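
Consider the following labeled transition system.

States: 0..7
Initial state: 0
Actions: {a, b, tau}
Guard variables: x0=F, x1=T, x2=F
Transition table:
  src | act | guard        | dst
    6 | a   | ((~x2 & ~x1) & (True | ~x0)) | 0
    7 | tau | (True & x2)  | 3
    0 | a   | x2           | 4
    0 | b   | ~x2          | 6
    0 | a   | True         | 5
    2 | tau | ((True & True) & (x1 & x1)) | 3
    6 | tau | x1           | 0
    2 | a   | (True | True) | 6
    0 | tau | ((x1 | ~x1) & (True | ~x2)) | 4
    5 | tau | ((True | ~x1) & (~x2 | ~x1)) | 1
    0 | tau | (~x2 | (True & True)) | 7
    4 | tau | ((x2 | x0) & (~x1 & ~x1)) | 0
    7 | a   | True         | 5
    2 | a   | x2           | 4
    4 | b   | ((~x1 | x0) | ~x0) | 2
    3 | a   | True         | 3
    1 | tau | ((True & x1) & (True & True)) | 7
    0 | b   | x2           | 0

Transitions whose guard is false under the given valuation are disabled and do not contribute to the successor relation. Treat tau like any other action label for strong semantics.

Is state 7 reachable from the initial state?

Answer: REACHABLE

Analysis:
After dropping false guards: 12 live edges.
Layer 0: {0}
Layer 1: {4,5,6,7}  now seen {0,4,5,6,7}
Layer 2: {1,2}  now seen {0,1,2,4,5,6,7}
Layer 3: {3}  now seen {0,1,2,3,4,5,6,7}
R = {0,1,2,3,4,5,6,7}
trace reaching 7: tau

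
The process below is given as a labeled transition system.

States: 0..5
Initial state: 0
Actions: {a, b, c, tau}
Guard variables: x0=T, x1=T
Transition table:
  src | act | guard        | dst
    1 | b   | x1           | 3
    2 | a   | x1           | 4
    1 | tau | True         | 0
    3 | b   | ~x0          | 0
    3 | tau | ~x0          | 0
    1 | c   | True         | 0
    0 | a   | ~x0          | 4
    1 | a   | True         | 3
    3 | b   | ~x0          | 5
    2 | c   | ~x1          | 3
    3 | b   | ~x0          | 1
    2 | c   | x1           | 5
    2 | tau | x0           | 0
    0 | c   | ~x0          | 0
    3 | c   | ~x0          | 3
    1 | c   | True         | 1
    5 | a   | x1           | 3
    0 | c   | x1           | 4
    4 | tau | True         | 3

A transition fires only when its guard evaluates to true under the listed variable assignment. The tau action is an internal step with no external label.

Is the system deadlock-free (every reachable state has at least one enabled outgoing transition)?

Reach set: {0,3,4}
  0: c→4  [1 exit(s)]
  3: ∅  [deadlock]
  4: tau→3  [1 exit(s)]
Path to 3: c·tau

Answer: DEADLOCK at state 3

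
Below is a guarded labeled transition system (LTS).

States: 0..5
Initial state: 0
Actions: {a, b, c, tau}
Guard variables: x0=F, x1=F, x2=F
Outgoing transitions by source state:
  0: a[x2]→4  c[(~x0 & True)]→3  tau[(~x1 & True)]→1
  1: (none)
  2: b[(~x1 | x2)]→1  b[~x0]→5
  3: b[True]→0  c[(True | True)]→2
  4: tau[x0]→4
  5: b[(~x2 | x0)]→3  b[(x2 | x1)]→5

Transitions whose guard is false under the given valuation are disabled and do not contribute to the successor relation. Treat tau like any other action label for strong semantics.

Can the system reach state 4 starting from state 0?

Answer: UNREACHABLE

Analysis:
After dropping false guards: 7 live edges.
depth 0: {0}
depth 1: {1,3}  cumulative {0,1,3}
depth 2: {2}  cumulative {0,1,2,3}
depth 3: {5}  cumulative {0,1,2,3,5}
Reachable = {0,1,2,3,5}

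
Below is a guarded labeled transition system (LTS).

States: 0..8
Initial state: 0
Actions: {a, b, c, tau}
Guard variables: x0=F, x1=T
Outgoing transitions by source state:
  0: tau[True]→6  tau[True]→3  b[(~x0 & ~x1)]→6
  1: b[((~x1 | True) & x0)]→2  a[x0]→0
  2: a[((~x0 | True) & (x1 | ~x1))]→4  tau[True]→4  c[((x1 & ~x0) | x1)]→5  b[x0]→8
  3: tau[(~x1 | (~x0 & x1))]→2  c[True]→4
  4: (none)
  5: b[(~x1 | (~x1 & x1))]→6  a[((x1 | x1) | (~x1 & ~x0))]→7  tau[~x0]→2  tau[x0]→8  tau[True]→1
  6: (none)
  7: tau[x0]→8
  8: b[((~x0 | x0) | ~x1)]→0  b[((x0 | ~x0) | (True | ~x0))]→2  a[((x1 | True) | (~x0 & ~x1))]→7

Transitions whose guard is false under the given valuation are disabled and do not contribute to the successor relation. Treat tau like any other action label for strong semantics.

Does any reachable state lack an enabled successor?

R = {0,1,2,3,4,5,6,7}
  0: tau→3  tau→6  [2 out]
  1: ∅  [deadlock]
  2: a→4  c→5  tau→4  [3 out]
  3: c→4  tau→2  [2 out]
  4: ∅  [deadlock]
  5: a→7  tau→1  tau→2  [3 out]
  6: ∅  [deadlock]
  7: ∅  [deadlock]
trace reaching 1: tau·tau·c·tau

Answer: DEADLOCK at state 1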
------------
Problem to work on:
Return all of the material exactly as written, from the first line through the last.

Your response:
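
Consider the following labeled transition system.

States: 0..7
Initial state: 0
Actions: {a, b, tau}
Guard variables: x0=F, x1=T, x2=F
Transition table:
  src | act | guard        | dst
    6 | a   | ((~x2 & ~x1) & (True | ~x0)) | 0
    7 | tau | (True & x2)  | 3
    0 | a   | x2           | 4
    0 | b   | ~x2          | 6
    0 | a   | True         | 5
    2 | tau | ((True & True) & (x1 & x1)) | 3
    6 | tau | x1           | 0
    2 | a   | (True | True) | 6
    0 | tau | ((x1 | ~x1) & (True | ~x2)) | 4
    5 | tau | ((True | ~x1) & (~x2 | ~x1)) | 1
    0 | tau | (~x2 | (True & True)) | 7
    4 | tau | ((x2 | x0) & (~x1 & ~x1)) | 0
    7 | a   | True         | 5
    2 | a   | x2           | 4
    4 | b   | ((~x1 | x0) | ~x0) | 2
    3 | a   | True         | 3
    1 | tau | ((True & x1) & (True & True)) | 7
    0 | b   | x2           | 0

Transitions whose guard is false under the given valuation are disabled and do not contribute to the successor relation. Treat tau like any other action label for strong semantics.

Is state 7 reachable from the initial state?

Answer: REACHABLE

Analysis:
After dropping false guards: 12 live edges.
Layer 0: {0}
Layer 1: {4,5,6,7}  now seen {0,4,5,6,7}
Layer 2: {1,2}  now seen {0,1,2,4,5,6,7}
Layer 3: {3}  now seen {0,1,2,3,4,5,6,7}
R = {0,1,2,3,4,5,6,7}
trace reaching 7: tau

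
The process below is given as a labeled transition system.

States: 0..5
Initial state: 0
Actions: {a, b, c, tau}
Guard variables: x0=T, x1=T
Transition table:
  src | act | guard        | dst
    1 | b   | x1           | 3
    2 | a   | x1           | 4
    1 | tau | True         | 0
    3 | b   | ~x0          | 0
    3 | tau | ~x0          | 0
    1 | c   | True         | 0
    0 | a   | ~x0          | 4
    1 | a   | True         | 3
    3 | b   | ~x0          | 5
    2 | c   | ~x1          | 3
    3 | b   | ~x0          | 1
    2 | c   | x1           | 5
    2 | tau | x0           | 0
    0 | c   | ~x0          | 0
    3 | c   | ~x0          | 3
    1 | c   | True         | 1
    5 | a   | x1           | 3
    0 | c   | x1           | 4
    4 | tau | True         | 3

A transition fires only when its guard evaluates to true under the listed variable assignment. The tau action is an internal step with no external label.

Is the system deadlock-free (every reachable state has at least one enabled outgoing transition)?

Reach set: {0,3,4}
  0: c→4  [1 exit(s)]
  3: ∅  [deadlock]
  4: tau→3  [1 exit(s)]
Path to 3: c·tau

Answer: DEADLOCK at state 3

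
Below is a guarded labeled transition system (LTS).

States: 0..5
Initial state: 0
Actions: {a, b, c, tau}
Guard variables: x0=F, x1=F, x2=F
Outgoing transitions by source state:
  0: a[x2]→4  c[(~x0 & True)]→3  tau[(~x1 & True)]→1
  1: (none)
  2: b[(~x1 | x2)]→1  b[~x0]→5
  3: b[True]→0  c[(True | True)]→2
  4: tau[x0]→4
  5: b[(~x2 | x0)]→3  b[(x2 | x1)]→5

Transitions whose guard is false under the given valuation are disabled and do not contribute to the successor relation. Treat tau like any other action label for strong semantics.

Can the system reach state 4 starting from state 0?

Answer: UNREACHABLE

Analysis:
After dropping false guards: 7 live edges.
depth 0: {0}
depth 1: {1,3}  cumulative {0,1,3}
depth 2: {2}  cumulative {0,1,2,3}
depth 3: {5}  cumulative {0,1,2,3,5}
Reachable = {0,1,2,3,5}

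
Below is a guarded labeled transition system (LTS).

States: 0..8
Initial state: 0
Actions: {a, b, c, tau}
Guard variables: x0=F, x1=T
Outgoing transitions by source state:
  0: tau[True]→6  tau[True]→3  b[(~x0 & ~x1)]→6
  1: b[((~x1 | True) & x0)]→2  a[x0]→0
  2: a[((~x0 | True) & (x1 | ~x1))]→4  tau[True]→4  c[((x1 & ~x0) | x1)]→5  b[x0]→8
  3: tau[(~x1 | (~x0 & x1))]→2  c[True]→4
  4: (none)
  5: b[(~x1 | (~x1 & x1))]→6  a[((x1 | x1) | (~x1 & ~x0))]→7  tau[~x0]→2  tau[x0]→8  tau[True]→1
  6: (none)
  7: tau[x0]→8
  8: b[((~x0 | x0) | ~x1)]→0  b[((x0 | ~x0) | (True | ~x0))]→2  a[((x1 | True) | (~x0 & ~x1))]→7

Transitions whose guard is false under the given valuation are disabled and do not contribute to the successor relation. Treat tau like any other action label for strong semantics.

Does any reachable state lack an enabled successor?

R = {0,1,2,3,4,5,6,7}
  0: tau→3  tau→6  [2 out]
  1: ∅  [deadlock]
  2: a→4  c→5  tau→4  [3 out]
  3: c→4  tau→2  [2 out]
  4: ∅  [deadlock]
  5: a→7  tau→1  tau→2  [3 out]
  6: ∅  [deadlock]
  7: ∅  [deadlock]
trace reaching 1: tau·tau·c·tau

Answer: DEADLOCK at state 1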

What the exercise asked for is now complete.